From the line holding "Two silicon diodes" to the final line below, restate each line word for word and add nothing.

--*--

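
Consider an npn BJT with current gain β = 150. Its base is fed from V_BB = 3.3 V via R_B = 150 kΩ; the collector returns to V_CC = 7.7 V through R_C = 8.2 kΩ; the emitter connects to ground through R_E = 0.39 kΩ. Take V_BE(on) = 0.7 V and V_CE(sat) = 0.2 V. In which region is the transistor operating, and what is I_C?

Assume active: I_B = (3.3 − 0.7)/(150 + 151×0.39) = 0.0124 mA, I_C = β·I_B = 1.87 mA.
Then V_CE = 7.7 − 1.87×8.2 − 1.88×0.39 = -8.34 V < 0.2 V — the active assumption fails.
Re-solve with V_CE = 0.2 V. KCL at the emitter: V_E/R_E = (V_BB−0.7−V_E)/R_B + (V_CC−0.2−V_E)/R_C, giving V_E = 0.346 V.
I_C = (V_CC − 0.2 − V_E)/R_C = (7.5 − 0.346)/8.2 = 0.872 mA.
Check: I_B = (2.6 − 0.346)/150 = 0.015 mA, and β·I_B = 2.25 mA > I_C, confirming saturation.

saturation; I_C ≈ 0.87 mA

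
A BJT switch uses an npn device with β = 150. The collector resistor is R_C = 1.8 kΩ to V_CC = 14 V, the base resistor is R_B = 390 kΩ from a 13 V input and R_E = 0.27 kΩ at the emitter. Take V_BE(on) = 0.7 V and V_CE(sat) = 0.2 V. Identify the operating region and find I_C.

Assume active. Base-emitter loop: I_B = (V_BB − V_BE)/(R_B + (β+1)R_E) = (13 − 0.7)/(390 + 151×0.27) = 0.0286 mA.
I_C = β·I_B = 150×0.0286 = 4.28 mA.
V_CE = V_CC − I_C·R_C − I_E·R_E = 14 − 4.28×1.8 − 4.31×0.27 = 5.13 V > V_CE(sat), so the active-region assumption holds.

active; I_C ≈ 4.3 mA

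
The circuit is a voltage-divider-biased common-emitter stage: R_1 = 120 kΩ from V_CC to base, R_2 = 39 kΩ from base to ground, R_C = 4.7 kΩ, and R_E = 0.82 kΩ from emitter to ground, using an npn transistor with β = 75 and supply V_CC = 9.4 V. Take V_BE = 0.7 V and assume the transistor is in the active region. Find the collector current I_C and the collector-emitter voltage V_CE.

Thevenize the base divider: V_Th = V_CC·R_2/(R_1+R_2) = 9.4×39/159 = 2.31 V, R_Th = R_1‖R_2 = 29.4 kΩ.
Base-emitter loop: V_Th = I_B·R_Th + V_BE + (β+1)I_B·R_E, so I_B = (2.31 − 0.7) / (29.4 + 76×0.82) = 0.0175 mA.
I_C = β·I_B = 75×0.0175 = 1.31 mA, and I_E = (β+1)I_B = 1.33 mA.
V_CE = V_CC − I_C·R_C − I_E·R_E = 9.4 − 1.31×4.7 − 1.33×0.82 = 2.14 V.
V_CE = 2.14 V > 0.2 V confirms active-region operation.

I_C ≈ 1.3 mA, V_CE ≈ 2.1 V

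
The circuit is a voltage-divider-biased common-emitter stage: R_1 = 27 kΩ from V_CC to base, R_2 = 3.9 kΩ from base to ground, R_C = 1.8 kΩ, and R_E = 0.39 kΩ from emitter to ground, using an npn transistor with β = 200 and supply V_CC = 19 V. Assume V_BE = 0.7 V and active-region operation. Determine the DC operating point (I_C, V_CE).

Thevenize the base divider: V_Th = V_CC·R_2/(R_1+R_2) = 19×3.9/30.9 = 2.4 V, R_Th = R_1‖R_2 = 3.41 kΩ.
Base-emitter loop: V_Th = I_B·R_Th + V_BE + (β+1)I_B·R_E, so I_B = (2.4 − 0.7) / (3.41 + 201×0.39) = 0.0208 mA.
I_C = β·I_B = 200×0.0208 = 4.15 mA, and I_E = (β+1)I_B = 4.17 mA.
V_CE = V_CC − I_C·R_C − I_E·R_E = 19 − 4.15×1.8 − 4.17×0.39 = 9.9 V.
V_CE = 9.9 V > 0.2 V confirms active-region operation.

I_C ≈ 4.2 mA, V_CE ≈ 9.9 V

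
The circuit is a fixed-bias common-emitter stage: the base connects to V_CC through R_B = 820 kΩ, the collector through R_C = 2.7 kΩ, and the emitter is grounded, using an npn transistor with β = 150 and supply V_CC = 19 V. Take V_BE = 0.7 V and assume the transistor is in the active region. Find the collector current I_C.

I_C ≈ 3.3 mA

Base loop: V_CC = I_B·R_B + V_BE, so I_B = (19 − 0.7)/820 kΩ = 0.0223 mA.
In the active region I_C = β·I_B = 150 × 0.0223 = 3.35 mA.
Collector loop: V_CE = V_CC − I_C·R_C = 19 − 3.35×2.7 = 9.96 V.
Since V_CE = 9.96 V > V_CE(sat) ≈ 0.2 V, the transistor is in the active region as assumed.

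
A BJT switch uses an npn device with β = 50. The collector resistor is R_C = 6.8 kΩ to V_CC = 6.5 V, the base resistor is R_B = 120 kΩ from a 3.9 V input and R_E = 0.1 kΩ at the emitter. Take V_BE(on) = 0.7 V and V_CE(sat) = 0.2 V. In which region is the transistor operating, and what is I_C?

Assume active: I_B = (3.9 − 0.7)/(120 + 51×0.1) = 0.0256 mA, I_C = β·I_B = 1.28 mA.
Then V_CE = 6.5 − 1.28×6.8 − 1.3×0.1 = -2.33 V < 0.2 V — the active assumption fails.
Re-solve with V_CE = 0.2 V. KCL at the emitter: V_E/R_E = (V_BB−0.7−V_E)/R_B + (V_CC−0.2−V_E)/R_C, giving V_E = 0.0939 V.
I_C = (V_CC − 0.2 − V_E)/R_C = (6.3 − 0.0939)/6.8 = 0.913 mA.
Check: I_B = (3.2 − 0.0939)/120 = 0.0259 mA, and β·I_B = 1.29 mA > I_C, confirming saturation.

saturation; I_C ≈ 0.91 mA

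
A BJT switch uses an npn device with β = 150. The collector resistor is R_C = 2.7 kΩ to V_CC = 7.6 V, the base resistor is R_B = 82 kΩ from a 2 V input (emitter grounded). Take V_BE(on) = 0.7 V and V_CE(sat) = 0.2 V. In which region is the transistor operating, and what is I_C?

Assume active. Base-emitter loop: I_B = (V_BB − V_BE)/R_B = (2 − 0.7)/82 = 0.0159 mA.
I_C = β·I_B = 150×0.0159 = 2.38 mA.
V_CE = V_CC − I_C·R_C = 7.6 − 2.38×2.7 = 1.18 V > V_CE(sat), so the active-region assumption holds.

active; I_C ≈ 2.4 mA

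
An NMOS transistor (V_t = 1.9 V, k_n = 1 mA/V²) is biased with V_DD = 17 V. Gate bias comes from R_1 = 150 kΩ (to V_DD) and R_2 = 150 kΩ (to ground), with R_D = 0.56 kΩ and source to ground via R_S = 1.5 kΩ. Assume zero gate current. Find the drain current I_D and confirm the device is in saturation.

V_G = V_DD·R_2/(R_1+R_2) = 17×150/300 = 8.5 V.
Assume saturation: I_D = (k_n/2)(V_GS − V_t)² with V_GS = V_G − I_D·R_S = 8.5 − 1.5·I_D.
Substituting gives 1.12·I_D² − 10.9·I_D + 21.8 = 0, with roots I_D = 2.82 or 6.87 mA.
The root I_D = 6.87 mA gives V_GS = -1.81 V ≤ V_t, so take I_D = 2.82 mA.
Then V_GS = 4.27 V and V_DS = V_DD − I_D(R_D+R_S) = 17 − 2.82×2.06 = 11.2 V.
Saturation requires V_DS ≥ V_GS − V_t = 2.37 V; 11.2 ≥ 2.37 ✓.

I_D ≈ 2.8 mA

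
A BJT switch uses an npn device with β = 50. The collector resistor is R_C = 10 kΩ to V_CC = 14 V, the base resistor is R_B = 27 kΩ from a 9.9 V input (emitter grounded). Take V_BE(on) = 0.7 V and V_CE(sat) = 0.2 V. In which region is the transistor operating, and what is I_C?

Assume active: I_B = (9.9 − 0.7)/27 = 0.341 mA, giving I_C = β·I_B = 17 mA.
But then V_CE = 14 − 17×10 = -156 V < V_CE(sat) = 0.2 V — impossible in the active region.
So the transistor is saturated. With V_CE = 0.2 V, I_C = (V_CC − 0.2)/R_C = 13.8/10 = 1.38 mA.
Check: β·I_B = 17 mA > I_C = 1.38 mA, confirming saturation.

saturation; I_C ≈ 1.4 mA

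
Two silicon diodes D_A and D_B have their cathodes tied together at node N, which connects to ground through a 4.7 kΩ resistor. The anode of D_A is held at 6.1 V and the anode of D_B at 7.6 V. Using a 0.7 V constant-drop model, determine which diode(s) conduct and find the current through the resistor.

Only D_B conducts; I_R ≈ 1.5 mA

Assume both conduct. Then node N would need to be at both 6.1−0.7 = 5.4 V and 7.6−0.7 = 6.9 V, which is impossible.
Assume only D_B conducts: V_N = 7.6 − 0.7 = 6.9 V, so I_R = 6.9/4.7 = 1.47 mA.
Check D_A: its anode-to-cathode voltage is 6.1 − 6.9 = -0.8 V < 0.7 V, so it is off. The assumption is consistent.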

--*--

Finished task >>
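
Two silicon diodes D_A and D_B have their cathodes tied together at node N, which connects to ground through a 4.7 kΩ resistor. The anode of D_A is held at 6.1 V and the anode of D_B at 7.6 V. Using a 0.7 V constant-drop model, determine which diode(s) conduct and find the current through the resistor.

Only D_B conducts; I_R ≈ 1.5 mA

Assume both conduct. Then node N would need to be at both 6.1−0.7 = 5.4 V and 7.6−0.7 = 6.9 V, which is impossible.
Assume only D_B conducts: V_N = 7.6 − 0.7 = 6.9 V, so I_R = 6.9/4.7 = 1.47 mA.
Check D_A: its anode-to-cathode voltage is 6.1 − 6.9 = -0.8 V < 0.7 V, so it is off. The assumption is consistent.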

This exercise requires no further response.